* _Work to complete_: Each line in the records below, from the one that contains "1. 3x - y - 2z = -9" to the one that contains "2. y = 4 OR x = 1", should be reproduced exactly, the first and last included.

[Dataset entries]
..............................
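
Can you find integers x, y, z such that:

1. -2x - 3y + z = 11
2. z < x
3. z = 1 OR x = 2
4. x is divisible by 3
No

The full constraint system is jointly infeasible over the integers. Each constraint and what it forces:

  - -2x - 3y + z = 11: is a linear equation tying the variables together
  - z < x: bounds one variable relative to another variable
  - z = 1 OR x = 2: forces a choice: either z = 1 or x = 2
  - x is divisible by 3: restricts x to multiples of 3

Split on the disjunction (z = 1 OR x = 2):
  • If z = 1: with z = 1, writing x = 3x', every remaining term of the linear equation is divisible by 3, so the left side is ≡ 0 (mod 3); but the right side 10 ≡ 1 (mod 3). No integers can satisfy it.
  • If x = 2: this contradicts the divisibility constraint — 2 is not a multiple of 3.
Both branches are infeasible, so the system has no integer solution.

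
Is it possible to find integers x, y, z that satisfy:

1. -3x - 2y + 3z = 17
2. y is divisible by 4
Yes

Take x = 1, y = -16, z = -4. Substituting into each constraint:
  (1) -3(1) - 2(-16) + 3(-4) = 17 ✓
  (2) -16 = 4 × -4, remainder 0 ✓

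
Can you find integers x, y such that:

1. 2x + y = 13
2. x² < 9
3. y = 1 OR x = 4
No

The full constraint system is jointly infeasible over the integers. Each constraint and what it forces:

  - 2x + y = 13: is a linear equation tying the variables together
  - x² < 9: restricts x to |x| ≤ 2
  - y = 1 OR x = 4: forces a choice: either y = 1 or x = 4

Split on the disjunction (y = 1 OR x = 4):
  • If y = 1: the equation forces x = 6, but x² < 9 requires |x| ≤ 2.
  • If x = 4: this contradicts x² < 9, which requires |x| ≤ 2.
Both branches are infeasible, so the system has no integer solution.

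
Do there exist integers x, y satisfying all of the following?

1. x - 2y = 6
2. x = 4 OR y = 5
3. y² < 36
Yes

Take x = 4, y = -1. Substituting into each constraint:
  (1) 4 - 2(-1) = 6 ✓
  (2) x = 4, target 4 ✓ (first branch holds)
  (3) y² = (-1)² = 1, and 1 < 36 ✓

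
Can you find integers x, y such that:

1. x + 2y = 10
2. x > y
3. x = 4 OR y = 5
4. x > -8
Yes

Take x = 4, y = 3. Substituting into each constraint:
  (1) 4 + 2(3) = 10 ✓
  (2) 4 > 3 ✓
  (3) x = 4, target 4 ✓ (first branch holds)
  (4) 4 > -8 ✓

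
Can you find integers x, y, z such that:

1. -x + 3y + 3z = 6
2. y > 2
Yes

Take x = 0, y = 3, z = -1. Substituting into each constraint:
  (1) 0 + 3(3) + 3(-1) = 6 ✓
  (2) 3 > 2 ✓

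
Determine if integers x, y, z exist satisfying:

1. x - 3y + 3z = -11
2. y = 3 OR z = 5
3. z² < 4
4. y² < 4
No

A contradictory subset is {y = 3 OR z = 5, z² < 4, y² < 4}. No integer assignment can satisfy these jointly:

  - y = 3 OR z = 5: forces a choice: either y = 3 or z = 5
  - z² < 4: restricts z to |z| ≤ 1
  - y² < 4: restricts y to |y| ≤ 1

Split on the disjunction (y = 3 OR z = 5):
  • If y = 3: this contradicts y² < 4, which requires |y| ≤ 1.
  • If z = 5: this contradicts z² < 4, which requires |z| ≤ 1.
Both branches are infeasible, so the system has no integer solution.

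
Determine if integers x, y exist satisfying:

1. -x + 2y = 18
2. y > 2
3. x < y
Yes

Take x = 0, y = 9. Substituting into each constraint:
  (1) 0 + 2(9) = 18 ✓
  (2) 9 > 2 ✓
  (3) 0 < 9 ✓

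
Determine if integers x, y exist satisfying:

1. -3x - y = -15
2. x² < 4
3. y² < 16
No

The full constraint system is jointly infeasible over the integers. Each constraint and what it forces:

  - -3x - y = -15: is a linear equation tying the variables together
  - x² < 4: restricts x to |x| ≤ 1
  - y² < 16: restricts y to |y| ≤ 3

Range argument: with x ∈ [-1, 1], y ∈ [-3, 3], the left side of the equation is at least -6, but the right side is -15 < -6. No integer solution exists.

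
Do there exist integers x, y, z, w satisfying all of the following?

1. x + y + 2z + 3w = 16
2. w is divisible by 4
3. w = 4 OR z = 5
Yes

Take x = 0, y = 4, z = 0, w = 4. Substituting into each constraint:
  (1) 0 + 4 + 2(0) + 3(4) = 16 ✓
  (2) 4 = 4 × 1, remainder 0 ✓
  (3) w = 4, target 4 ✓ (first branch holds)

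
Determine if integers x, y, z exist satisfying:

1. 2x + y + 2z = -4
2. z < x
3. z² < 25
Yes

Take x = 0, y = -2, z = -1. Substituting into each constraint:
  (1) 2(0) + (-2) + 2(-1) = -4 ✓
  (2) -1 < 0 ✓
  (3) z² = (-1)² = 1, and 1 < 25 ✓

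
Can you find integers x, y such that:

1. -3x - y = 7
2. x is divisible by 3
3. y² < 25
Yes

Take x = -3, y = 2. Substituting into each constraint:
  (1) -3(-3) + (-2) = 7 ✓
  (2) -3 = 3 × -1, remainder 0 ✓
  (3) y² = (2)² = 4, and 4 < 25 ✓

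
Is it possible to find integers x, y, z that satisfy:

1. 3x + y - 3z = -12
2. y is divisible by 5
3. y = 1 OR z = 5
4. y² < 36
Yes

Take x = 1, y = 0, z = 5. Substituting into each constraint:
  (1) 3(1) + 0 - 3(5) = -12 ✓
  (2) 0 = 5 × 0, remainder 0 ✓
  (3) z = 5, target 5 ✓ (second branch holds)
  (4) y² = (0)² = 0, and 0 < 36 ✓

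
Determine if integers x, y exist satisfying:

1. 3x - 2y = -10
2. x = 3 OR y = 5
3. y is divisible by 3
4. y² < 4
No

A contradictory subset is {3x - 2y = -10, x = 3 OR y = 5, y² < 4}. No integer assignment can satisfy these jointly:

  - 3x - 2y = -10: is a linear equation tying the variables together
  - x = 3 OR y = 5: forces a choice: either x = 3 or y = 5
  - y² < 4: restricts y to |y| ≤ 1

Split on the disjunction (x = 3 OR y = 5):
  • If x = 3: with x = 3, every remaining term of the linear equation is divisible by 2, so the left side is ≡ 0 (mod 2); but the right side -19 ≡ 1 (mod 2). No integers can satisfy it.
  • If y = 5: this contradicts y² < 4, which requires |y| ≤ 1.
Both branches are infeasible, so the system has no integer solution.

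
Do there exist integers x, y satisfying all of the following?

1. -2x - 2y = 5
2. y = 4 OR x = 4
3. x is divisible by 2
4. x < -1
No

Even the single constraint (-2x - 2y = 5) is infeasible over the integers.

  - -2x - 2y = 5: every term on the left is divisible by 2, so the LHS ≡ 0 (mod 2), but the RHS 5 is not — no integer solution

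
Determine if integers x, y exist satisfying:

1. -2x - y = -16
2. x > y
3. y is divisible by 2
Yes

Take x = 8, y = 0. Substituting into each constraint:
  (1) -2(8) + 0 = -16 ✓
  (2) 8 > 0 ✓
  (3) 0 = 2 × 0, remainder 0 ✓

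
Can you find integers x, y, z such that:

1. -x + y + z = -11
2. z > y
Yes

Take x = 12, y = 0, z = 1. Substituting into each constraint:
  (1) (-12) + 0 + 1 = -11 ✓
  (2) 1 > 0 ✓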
..............................
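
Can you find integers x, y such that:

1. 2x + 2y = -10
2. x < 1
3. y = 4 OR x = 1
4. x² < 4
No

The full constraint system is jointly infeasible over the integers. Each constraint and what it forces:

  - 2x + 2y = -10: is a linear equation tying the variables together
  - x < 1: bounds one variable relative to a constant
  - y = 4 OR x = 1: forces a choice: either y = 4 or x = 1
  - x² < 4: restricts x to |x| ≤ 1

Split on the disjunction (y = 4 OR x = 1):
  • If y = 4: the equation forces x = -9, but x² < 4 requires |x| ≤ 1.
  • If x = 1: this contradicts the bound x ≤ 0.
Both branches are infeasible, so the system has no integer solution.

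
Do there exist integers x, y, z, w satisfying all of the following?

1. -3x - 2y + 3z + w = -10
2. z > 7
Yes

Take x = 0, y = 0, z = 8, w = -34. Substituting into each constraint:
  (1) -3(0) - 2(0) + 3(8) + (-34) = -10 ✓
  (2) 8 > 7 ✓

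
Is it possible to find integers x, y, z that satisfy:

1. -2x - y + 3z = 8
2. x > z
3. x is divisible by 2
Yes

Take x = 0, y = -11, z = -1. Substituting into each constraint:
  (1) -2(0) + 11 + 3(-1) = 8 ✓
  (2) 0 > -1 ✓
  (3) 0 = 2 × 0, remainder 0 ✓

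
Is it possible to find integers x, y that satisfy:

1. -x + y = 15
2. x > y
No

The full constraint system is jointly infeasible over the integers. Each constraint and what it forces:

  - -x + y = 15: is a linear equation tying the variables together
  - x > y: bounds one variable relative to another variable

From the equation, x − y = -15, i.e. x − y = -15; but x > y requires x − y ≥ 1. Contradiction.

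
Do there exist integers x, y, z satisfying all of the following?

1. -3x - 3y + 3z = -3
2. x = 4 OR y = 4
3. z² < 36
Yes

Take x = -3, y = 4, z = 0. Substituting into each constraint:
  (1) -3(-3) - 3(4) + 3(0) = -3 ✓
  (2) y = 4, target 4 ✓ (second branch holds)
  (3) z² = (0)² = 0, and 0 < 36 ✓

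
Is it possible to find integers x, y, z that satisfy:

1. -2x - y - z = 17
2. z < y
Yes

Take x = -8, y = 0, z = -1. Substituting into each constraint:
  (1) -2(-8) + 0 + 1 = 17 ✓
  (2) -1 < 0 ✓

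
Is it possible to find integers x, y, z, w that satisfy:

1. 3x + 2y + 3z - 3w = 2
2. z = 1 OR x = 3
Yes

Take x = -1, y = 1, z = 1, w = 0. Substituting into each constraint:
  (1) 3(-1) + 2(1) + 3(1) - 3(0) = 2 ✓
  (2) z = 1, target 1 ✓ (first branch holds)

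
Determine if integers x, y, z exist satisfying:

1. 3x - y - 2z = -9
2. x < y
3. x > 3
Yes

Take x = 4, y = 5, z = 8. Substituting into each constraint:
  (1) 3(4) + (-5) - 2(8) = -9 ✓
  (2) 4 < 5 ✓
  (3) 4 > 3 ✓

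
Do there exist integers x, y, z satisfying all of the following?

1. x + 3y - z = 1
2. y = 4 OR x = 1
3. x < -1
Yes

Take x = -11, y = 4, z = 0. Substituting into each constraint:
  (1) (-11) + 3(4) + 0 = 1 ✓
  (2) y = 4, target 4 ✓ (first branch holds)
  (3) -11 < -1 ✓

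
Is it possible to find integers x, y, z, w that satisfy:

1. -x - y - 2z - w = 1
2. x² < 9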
..............................
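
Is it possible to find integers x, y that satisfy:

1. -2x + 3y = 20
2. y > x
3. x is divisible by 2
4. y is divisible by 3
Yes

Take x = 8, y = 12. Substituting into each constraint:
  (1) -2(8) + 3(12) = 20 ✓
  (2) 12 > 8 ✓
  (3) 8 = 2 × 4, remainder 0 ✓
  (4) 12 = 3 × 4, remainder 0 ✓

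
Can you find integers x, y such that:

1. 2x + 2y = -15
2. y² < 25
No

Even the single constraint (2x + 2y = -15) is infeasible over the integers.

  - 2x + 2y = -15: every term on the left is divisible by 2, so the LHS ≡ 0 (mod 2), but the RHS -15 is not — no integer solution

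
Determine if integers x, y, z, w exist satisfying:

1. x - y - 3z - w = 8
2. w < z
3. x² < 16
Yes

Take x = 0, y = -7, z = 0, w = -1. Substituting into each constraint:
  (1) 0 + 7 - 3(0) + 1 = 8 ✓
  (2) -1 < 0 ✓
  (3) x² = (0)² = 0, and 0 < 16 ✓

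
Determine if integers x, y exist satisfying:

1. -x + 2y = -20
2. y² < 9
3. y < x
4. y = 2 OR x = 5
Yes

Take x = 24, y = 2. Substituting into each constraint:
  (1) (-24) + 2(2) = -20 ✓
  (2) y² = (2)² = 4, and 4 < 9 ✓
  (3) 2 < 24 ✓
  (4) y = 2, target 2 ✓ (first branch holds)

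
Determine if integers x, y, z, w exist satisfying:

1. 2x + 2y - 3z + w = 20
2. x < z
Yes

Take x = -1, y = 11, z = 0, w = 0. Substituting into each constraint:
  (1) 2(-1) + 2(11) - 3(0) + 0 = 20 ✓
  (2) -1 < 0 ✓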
..............................
* _Response to this task_:
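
1. 3x - y - 2z = -9
2. x < y
3. x > 3
Yes

Take x = 4, y = 5, z = 8. Substituting into each constraint:
  (1) 3(4) + (-5) - 2(8) = -9 ✓
  (2) 4 < 5 ✓
  (3) 4 > 3 ✓

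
Do there exist integers x, y, z satisfying all of the following?

1. x + 3y - z = 1
2. y = 4 OR x = 1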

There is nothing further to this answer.